*WHAT THE TASK REQUIRES:* Every line with the word "under" in it should be extracted from the data that follows.

*GIVEN RECORDS:*
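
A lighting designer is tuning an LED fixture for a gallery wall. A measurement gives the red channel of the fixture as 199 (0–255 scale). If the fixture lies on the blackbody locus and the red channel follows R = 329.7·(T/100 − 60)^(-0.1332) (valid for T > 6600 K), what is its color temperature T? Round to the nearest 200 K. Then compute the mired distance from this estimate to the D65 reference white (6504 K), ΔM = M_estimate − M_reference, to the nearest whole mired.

(t − 60)^(-0.1332) = 199/329.7 = 0.60358.
t − 60 = 0.60358^(1/-0.1332) = 0.60358^(-7.508) = 44.273, so t = 104.273.
T = 100·t = 10427 K → 10400 K to the nearest 200 K.
M_estimate = 10⁶/10400 = 96.15; M_reference = 10⁶/6504 = 153.75.
ΔM = 96.15 − 153.75 = -57.60 → -58 mireds.

-58 mireds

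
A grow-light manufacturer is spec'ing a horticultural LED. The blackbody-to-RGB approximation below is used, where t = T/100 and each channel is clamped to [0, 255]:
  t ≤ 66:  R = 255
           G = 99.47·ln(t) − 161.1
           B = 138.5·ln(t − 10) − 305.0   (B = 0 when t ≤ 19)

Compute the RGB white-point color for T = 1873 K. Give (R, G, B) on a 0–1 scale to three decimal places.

(1.000, 0.511, 0.000)

t = 1873/100 = 18.73; the t ≤ 66 branch applies.
R = 255 by definition for t ≤ 66.
G = 99.47·ln 18.73 − 161.1 = 99.47·2.9301 − 161.1 = 130.360.
t = 18.73 ≤ 19, so B = 0.
Dividing each by 255: (1.0000, 0.5112, 0.0000) → (1.000, 0.511, 0.000).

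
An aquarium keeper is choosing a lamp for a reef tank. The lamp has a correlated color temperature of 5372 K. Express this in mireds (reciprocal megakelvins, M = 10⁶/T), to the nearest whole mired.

186 mireds

M = 10⁶ / 5372 = 186.150 → 186 mireds.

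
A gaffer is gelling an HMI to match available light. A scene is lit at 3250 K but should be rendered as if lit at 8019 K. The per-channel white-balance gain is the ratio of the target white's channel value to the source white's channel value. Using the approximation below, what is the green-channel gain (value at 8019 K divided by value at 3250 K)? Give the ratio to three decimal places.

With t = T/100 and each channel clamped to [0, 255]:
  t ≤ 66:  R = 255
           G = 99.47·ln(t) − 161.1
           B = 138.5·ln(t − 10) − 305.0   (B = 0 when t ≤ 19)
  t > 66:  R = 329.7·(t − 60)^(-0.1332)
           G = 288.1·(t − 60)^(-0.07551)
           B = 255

1.240

At 3250 K (t = 32.5):
  G = 99.47·ln 32.5 − 161.1 = 99.47·3.4812 − 161.1 = 185.179.
At 8019 K (t = 80.19):
  G = 288.1·(80.19 − 60)^(-0.07551) = 288.1·20.19^(-0.07551) = 288.1·0.79698 = 229.611.
Gain = 229.611 / 185.179 = 1.2399 → 1.240.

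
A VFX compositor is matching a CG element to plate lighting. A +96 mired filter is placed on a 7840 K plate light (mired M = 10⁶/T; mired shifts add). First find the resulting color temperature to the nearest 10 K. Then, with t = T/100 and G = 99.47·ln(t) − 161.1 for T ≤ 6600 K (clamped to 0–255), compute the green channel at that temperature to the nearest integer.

M_in = 10⁶/7840 = 127.55; M_out = 127.55 + (+96) = 223.55.
T_out = 10⁶/223.55 = 4473.3 K → 4470 K; t = 44.7.
G = 99.47·ln 44.7 − 161.1 = 99.47·3.8000 − 161.1 = 216.883.
Rounded: 217.

217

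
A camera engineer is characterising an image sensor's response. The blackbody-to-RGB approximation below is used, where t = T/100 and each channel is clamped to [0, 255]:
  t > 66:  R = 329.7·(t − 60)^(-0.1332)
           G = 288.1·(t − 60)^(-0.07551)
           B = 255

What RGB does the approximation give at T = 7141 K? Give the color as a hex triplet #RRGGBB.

t = 7141/100 = 71.41; the t > 66 branch applies.
R = 329.7·(71.41 − 60)^(-0.1332) = 329.7·11.41^(-0.1332) = 329.7·0.72305 = 238.390.
G = 288.1·(71.41 − 60)^(-0.07551) = 288.1·11.41^(-0.07551) = 288.1·0.83208 = 239.722.
B = 255 by definition for t > 66.
Rounded: (238, 240, 255).
In hex: #EEF0FF.

#EEF0FF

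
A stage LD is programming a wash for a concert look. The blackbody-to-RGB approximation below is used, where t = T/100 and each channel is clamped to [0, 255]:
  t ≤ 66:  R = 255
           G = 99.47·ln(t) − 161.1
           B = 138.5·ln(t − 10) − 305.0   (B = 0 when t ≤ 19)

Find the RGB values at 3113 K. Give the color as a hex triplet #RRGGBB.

#FFB576

t = 3113/100 = 31.13; the t ≤ 66 branch applies.
R = 255 by definition for t ≤ 66.
G = 99.47·ln 31.13 − 161.1 = 99.47·3.4382 − 161.1 = 180.895.
B = 138.5·ln(31.13 − 10) − 305.0 = 138.5·ln 21.13 − 305.0 = 138.5·3.0507 − 305.0 = 117.521.
Rounded: (255, 181, 118).
In hex: #FFB576.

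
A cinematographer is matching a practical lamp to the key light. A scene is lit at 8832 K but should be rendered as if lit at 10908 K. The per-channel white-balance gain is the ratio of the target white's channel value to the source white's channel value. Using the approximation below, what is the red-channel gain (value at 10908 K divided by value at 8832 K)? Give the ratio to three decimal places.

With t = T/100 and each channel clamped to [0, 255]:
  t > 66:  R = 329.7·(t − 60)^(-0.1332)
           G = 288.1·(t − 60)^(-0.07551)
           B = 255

At 8832 K (t = 88.32):
  R = 329.7·(88.32 − 60)^(-0.1332) = 329.7·28.32^(-0.1332) = 329.7·0.64059 = 211.203.
At 10908 K (t = 109.08):
  R = 329.7·(109.08 − 60)^(-0.1332) = 329.7·49.08^(-0.1332) = 329.7·0.59535 = 196.287.
Gain = 196.287 / 211.203 = 0.9294 → 0.929.

0.929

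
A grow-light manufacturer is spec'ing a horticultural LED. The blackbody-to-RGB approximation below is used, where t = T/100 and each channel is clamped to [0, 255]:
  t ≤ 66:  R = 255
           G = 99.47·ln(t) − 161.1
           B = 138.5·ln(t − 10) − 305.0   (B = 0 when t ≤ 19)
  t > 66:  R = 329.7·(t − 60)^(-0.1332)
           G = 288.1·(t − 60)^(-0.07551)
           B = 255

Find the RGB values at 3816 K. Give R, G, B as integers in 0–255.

R=255, G=201, B=157

t = 3816/100 = 38.16; the t ≤ 66 branch applies.
R = 255 by definition for t ≤ 66.
G = 99.47·ln 38.16 − 161.1 = 99.47·3.6418 − 161.1 = 201.149.
B = 138.5·ln(38.16 − 10) − 305.0 = 138.5·ln 28.16 − 305.0 = 138.5·3.3379 − 305.0 = 157.300.
Rounded: (255, 201, 157).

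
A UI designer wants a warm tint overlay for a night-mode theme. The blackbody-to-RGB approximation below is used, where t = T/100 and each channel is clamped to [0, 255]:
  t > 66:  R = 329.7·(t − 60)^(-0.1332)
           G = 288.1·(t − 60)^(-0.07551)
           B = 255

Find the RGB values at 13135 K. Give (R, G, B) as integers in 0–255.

(187, 209, 255)

t = 13135/100 = 131.35; the t > 66 branch applies.
R = 329.7·(131.35 − 60)^(-0.1332) = 329.7·71.35^(-0.1332) = 329.7·0.56641 = 186.744.
G = 288.1·(131.35 − 60)^(-0.07551) = 288.1·71.35^(-0.07551) = 288.1·0.72452 = 208.734.
B = 255 by definition for t > 66.
Rounded: (187, 209, 255).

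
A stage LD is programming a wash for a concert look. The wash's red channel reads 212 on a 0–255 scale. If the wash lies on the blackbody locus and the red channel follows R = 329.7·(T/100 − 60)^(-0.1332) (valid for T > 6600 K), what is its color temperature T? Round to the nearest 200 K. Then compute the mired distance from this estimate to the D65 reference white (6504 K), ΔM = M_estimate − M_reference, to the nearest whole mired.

-40 mireds

(t − 60)^(-0.1332) = 212/329.7 = 0.64301.
t − 60 = 0.64301^(1/-0.1332) = 0.64301^(-7.508) = 27.530, so t = 87.530.
T = 100·t = 8753 K → 8800 K to the nearest 200 K.
M_estimate = 10⁶/8800 = 113.64; M_reference = 10⁶/6504 = 153.75.
ΔM = 113.64 − 153.75 = -40.12 → -40 mireds.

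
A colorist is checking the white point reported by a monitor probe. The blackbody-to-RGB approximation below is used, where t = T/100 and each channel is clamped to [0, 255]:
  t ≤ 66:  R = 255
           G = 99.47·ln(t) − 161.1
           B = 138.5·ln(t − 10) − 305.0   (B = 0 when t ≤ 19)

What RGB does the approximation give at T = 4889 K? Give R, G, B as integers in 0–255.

t = 4889/100 = 48.89; the t ≤ 66 branch applies.
R = 255 by definition for t ≤ 66.
G = 99.47·ln 48.89 − 161.1 = 99.47·3.8896 − 161.1 = 225.796.
B = 138.5·ln(48.89 − 10) − 305.0 = 138.5·ln 38.89 − 305.0 = 138.5·3.6607 − 305.0 = 202.012.
Rounded: (255, 226, 202).

R=255, G=226, B=202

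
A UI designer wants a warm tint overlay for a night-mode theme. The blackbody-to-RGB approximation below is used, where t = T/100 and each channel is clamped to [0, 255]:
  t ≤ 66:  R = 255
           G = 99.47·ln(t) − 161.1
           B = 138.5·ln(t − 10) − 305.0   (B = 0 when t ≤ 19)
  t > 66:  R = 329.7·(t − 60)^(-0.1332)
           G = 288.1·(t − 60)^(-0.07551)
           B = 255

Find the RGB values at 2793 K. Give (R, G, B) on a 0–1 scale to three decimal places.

t = 2793/100 = 27.93; the t ≤ 66 branch applies.
R = 255 by definition for t ≤ 66.
G = 99.47·ln 27.93 − 161.1 = 99.47·3.3297 − 161.1 = 170.105.
B = 138.5·ln(27.93 − 10) − 305.0 = 138.5·ln 17.93 − 305.0 = 138.5·2.8865 − 305.0 = 94.777.
Dividing each by 255: (1.0000, 0.6671, 0.3717) → (1.000, 0.667, 0.372).

(1.000, 0.667, 0.372)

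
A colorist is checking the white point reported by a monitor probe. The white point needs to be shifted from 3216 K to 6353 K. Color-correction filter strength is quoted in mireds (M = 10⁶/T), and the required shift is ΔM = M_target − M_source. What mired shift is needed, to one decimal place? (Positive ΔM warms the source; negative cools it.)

M_source = 10⁶/3216 = 310.945; M_target = 10⁶/6353 = 157.406.
ΔM = 157.406 − 310.945 = -153.539 → -153.5 mireds, a cooling shift.

-153.5 mireds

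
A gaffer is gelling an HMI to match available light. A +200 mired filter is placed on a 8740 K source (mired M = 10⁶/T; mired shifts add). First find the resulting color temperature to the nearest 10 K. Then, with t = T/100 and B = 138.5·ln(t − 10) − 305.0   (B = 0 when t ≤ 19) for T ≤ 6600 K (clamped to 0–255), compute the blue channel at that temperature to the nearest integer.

M_in = 10⁶/8740 = 114.42; M_out = 114.42 + (+200) = 314.42.
T_out = 10⁶/314.42 = 3180.5 K → 3180 K; t = 31.8.
B = 138.5·ln(31.8 − 10) − 305.0 = 138.5·ln 21.8 − 305.0 = 138.5·3.0819 − 305.0 = 121.845.
Rounded: 122.

122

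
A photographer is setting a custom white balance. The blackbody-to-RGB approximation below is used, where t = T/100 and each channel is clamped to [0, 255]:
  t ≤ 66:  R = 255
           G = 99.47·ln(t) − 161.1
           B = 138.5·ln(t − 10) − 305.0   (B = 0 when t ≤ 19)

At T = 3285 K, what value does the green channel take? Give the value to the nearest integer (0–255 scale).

186

t = 3285/100 = 32.85; the t ≤ 66 branch applies.
G = 99.47·ln 32.85 − 161.1 = 99.47·3.4920 − 161.1 = 186.244.
Rounded: 186.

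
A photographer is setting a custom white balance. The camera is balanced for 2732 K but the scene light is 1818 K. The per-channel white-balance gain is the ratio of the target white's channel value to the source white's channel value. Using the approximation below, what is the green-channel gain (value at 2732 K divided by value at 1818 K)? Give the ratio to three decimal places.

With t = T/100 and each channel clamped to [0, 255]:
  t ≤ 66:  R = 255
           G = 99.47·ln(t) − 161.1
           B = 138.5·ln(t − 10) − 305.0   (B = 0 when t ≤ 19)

1.318

At 1818 K (t = 18.18):
  G = 99.47·ln 18.18 − 161.1 = 99.47·2.9003 − 161.1 = 127.395.
At 2732 K (t = 27.32):
  G = 99.47·ln 27.32 − 161.1 = 99.47·3.3076 − 161.1 = 167.909.
Gain = 167.909 / 127.395 = 1.3180 → 1.318.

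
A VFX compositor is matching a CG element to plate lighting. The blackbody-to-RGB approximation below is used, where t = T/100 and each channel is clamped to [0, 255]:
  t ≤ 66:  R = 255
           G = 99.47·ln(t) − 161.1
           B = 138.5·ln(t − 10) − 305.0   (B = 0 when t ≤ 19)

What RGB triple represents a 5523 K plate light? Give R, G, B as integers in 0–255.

R=255, G=238, B=223

t = 5523/100 = 55.23; the t ≤ 66 branch applies.
R = 255 by definition for t ≤ 66.
G = 99.47·ln 55.23 − 161.1 = 99.47·4.0115 − 161.1 = 237.925.
B = 138.5·ln(55.23 − 10) − 305.0 = 138.5·ln 45.23 − 305.0 = 138.5·3.8118 − 305.0 = 222.929.
Rounded: (255, 238, 223).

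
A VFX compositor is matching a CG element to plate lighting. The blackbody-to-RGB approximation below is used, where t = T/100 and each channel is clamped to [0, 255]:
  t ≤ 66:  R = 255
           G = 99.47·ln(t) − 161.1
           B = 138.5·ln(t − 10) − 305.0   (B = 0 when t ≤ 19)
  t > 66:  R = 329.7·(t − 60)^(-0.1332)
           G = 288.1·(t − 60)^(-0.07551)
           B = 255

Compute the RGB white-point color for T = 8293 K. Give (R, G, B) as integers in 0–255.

t = 8293/100 = 82.93; the t > 66 branch applies.
R = 329.7·(82.93 − 60)^(-0.1332) = 329.7·22.93^(-0.1332) = 329.7·0.65886 = 217.227.
G = 288.1·(82.93 − 60)^(-0.07551) = 288.1·22.93^(-0.07551) = 288.1·0.78936 = 227.415.
B = 255 by definition for t > 66.
Rounded: (217, 227, 255).

(217, 227, 255)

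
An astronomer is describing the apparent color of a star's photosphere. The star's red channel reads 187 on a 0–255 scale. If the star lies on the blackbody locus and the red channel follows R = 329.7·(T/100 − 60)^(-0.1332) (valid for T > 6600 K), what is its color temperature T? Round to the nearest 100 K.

13100 K

(t − 60)^(-0.1332) = 187/329.7 = 0.56718.
t − 60 = 0.56718^(1/-0.1332) = 0.56718^(-7.508) = 70.620, so t = 130.620.
T = 100·t = 13062 K → 13100 K to the nearest 100 K.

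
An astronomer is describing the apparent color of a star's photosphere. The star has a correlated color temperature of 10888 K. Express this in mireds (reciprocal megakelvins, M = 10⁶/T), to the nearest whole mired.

92 mireds

M = 10⁶ / 10888 = 91.844 → 92 mireds.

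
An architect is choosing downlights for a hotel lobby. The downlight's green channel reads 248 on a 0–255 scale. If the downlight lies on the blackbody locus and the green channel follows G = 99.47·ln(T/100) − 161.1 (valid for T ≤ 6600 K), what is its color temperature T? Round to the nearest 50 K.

6100 K

ln t = (248 + 161.1) / 99.47 = 4.1128.
t = e^4.1128 = 61.117.
T = 100·t = 6112 K → 6100 K to the nearest 50 K.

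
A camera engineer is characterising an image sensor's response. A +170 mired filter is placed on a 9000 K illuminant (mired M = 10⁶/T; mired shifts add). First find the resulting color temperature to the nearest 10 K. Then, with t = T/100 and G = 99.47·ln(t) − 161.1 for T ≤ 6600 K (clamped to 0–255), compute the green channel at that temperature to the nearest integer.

194

M_in = 10⁶/9000 = 111.11; M_out = 111.11 + (+170) = 281.11.
T_out = 10⁶/281.11 = 3557.3 K → 3560 K; t = 35.6.
G = 99.47·ln 35.6 − 161.1 = 99.47·3.5723 − 161.1 = 194.241.
Rounded: 194.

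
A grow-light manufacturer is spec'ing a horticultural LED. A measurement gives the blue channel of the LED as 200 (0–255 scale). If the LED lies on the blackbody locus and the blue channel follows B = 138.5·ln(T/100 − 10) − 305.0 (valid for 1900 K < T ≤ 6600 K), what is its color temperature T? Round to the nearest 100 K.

ln(t − 10) = (200 + 305.0) / 138.5 = 3.6462.
t − 10 = e^3.6462 = 38.329, so t = 48.329.
T = 100·t = 4833 K → 4800 K to the nearest 100 K.

4800 K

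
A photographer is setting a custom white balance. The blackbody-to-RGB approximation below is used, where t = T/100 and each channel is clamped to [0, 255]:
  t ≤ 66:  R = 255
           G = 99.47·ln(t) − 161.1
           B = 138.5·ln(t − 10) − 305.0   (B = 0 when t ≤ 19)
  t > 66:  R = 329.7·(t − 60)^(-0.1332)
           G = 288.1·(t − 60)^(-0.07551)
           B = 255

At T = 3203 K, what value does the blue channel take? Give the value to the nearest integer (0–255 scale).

t = 3203/100 = 32.03; the t ≤ 66 branch applies.
B = 138.5·ln(32.03 − 10) − 305.0 = 138.5·ln 22.03 − 305.0 = 138.5·3.0924 − 305.0 = 123.298.
Rounded: 123.

123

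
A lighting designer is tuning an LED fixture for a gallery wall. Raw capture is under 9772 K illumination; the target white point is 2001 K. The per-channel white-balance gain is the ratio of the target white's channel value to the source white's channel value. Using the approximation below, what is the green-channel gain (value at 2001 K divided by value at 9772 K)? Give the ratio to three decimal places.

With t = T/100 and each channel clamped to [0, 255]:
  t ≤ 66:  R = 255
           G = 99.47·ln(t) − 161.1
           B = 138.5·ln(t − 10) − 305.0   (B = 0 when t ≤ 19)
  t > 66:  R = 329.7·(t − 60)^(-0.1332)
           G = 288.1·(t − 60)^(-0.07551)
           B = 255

At 9772 K (t = 97.72):
  G = 288.1·(97.72 − 60)^(-0.07551) = 288.1·37.72^(-0.07551) = 288.1·0.76024 = 219.026.
At 2001 K (t = 20.01):
  G = 99.47·ln 20.01 − 161.1 = 99.47·2.9962 − 161.1 = 136.935.
Gain = 136.935 / 219.026 = 0.6252 → 0.625.

0.625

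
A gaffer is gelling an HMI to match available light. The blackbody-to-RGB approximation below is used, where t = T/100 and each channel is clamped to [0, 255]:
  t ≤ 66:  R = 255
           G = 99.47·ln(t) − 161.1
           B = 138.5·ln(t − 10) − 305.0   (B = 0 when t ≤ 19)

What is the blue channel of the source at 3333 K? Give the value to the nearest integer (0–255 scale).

131

t = 3333/100 = 33.33; the t ≤ 66 branch applies.
B = 138.5·ln(33.33 − 10) − 305.0 = 138.5·ln 23.33 − 305.0 = 138.5·3.1497 − 305.0 = 131.239.
Rounded: 131.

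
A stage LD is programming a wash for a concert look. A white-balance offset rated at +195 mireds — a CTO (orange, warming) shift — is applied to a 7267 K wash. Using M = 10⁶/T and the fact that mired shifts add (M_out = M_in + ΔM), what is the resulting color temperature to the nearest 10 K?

M_in = 10⁶/7267 = 137.61 mireds.
M_out = 137.61 + (+195) = 332.61 mireds.
T_out = 10⁶/332.61 = 3006.5 K → 3010 K.

3010 K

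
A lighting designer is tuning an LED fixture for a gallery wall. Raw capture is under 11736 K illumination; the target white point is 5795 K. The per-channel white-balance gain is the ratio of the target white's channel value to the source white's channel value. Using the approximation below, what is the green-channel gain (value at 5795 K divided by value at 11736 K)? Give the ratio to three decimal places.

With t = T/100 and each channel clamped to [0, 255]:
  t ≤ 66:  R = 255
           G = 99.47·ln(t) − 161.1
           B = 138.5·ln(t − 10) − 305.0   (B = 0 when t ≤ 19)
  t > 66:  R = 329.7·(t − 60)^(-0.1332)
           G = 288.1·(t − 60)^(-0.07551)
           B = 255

At 11736 K (t = 117.36):
  G = 288.1·(117.36 − 60)^(-0.07551) = 288.1·57.36^(-0.07551) = 288.1·0.73656 = 212.203.
At 5795 K (t = 57.95):
  G = 99.47·ln 57.95 − 161.1 = 99.47·4.0596 − 161.1 = 242.706.
Gain = 242.706 / 212.203 = 1.1437 → 1.144.

1.144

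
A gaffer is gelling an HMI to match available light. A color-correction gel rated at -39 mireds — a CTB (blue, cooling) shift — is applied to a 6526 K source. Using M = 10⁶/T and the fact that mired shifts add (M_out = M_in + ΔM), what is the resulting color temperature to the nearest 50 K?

8750 K

M_in = 10⁶/6526 = 153.23 mireds.
M_out = 153.23 + (-39) = 114.23 mireds.
T_out = 10⁶/114.23 = 8754.0 K → 8750 K.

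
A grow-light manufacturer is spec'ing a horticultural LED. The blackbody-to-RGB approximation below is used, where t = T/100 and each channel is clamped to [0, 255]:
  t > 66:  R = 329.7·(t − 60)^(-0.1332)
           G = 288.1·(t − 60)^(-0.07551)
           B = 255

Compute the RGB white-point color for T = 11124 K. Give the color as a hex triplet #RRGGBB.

t = 11124/100 = 111.24; the t > 66 branch applies.
R = 329.7·(111.24 − 60)^(-0.1332) = 329.7·51.24^(-0.1332) = 329.7·0.59194 = 195.164.
G = 288.1·(111.24 − 60)^(-0.07551) = 288.1·51.24^(-0.07551) = 288.1·0.74286 = 214.018.
B = 255 by definition for t > 66.
Rounded: (195, 214, 255).
In hex: #C3D6FF.

#C3D6FF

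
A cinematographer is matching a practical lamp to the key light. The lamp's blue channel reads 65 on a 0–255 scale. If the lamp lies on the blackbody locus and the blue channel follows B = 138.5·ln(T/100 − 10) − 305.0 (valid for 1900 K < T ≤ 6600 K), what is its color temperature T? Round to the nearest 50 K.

2450 K

ln(t − 10) = (65 + 305.0) / 138.5 = 2.6715.
t − 10 = e^2.6715 = 14.461, so t = 24.461.
T = 100·t = 2446 K → 2450 K to the nearest 50 K.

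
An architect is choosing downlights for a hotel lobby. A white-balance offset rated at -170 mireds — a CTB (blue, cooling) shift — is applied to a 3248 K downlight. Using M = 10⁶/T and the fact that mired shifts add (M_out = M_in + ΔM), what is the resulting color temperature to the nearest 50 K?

7250 K

M_in = 10⁶/3248 = 307.88 mireds.
M_out = 307.88 + (-170) = 137.88 mireds.
T_out = 10⁶/137.88 = 7252.6 K → 7250 K.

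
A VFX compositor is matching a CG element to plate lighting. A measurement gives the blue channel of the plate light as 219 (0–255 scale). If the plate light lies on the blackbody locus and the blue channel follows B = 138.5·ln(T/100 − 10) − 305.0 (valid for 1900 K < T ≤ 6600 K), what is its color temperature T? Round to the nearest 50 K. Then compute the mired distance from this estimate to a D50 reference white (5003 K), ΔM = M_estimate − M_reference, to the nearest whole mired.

ln(t − 10) = (219 + 305.0) / 138.5 = 3.7834.
t − 10 = e^3.7834 = 43.965, so t = 53.965.
T = 100·t = 5396 K → 5400 K to the nearest 50 K.
M_estimate = 10⁶/5400 = 185.19; M_reference = 10⁶/5003 = 199.88.
ΔM = 185.19 − 199.88 = -14.69 → -15 mireds.

-15 mireds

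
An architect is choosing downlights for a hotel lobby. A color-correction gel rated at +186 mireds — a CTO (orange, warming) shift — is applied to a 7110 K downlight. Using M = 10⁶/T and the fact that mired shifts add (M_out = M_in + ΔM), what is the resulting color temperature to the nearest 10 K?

M_in = 10⁶/7110 = 140.65 mireds.
M_out = 140.65 + (+186) = 326.65 mireds.
T_out = 10⁶/326.65 = 3061.4 K → 3060 K.

3060 K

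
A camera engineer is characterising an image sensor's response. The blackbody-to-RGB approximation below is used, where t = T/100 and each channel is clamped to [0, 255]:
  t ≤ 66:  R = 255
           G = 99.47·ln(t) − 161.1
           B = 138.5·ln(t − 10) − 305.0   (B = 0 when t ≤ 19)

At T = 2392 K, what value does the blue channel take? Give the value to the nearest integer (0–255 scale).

60

t = 2392/100 = 23.92; the t ≤ 66 branch applies.
B = 138.5·ln(23.92 − 10) − 305.0 = 138.5·ln 13.92 − 305.0 = 138.5·2.6333 − 305.0 = 59.716.
Rounded: 60.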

*TASK SOLUTION:*
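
A lighting designer is tuning an LED fixture for a gallery wall. Raw capture is under 9772 K illumination; the target white point is 2001 K. The per-channel white-balance gain is the ratio of the target white's channel value to the source white's channel value. Using the approximation below, what is the green-channel gain (value at 2001 K divided by value at 9772 K)? Give the ratio to three decimal places.
A lighting designer is tuning an LED fixture for a gallery wall. Raw capture is under 11736 K illumination; the target white point is 5795 K. The per-channel white-balance gain is the ratio of the target white's channel value to the source white's channel value. Using the approximation below, what is the green-channel gain (value at 5795 K divided by value at 11736 K)? Give the ratio to three decimal places.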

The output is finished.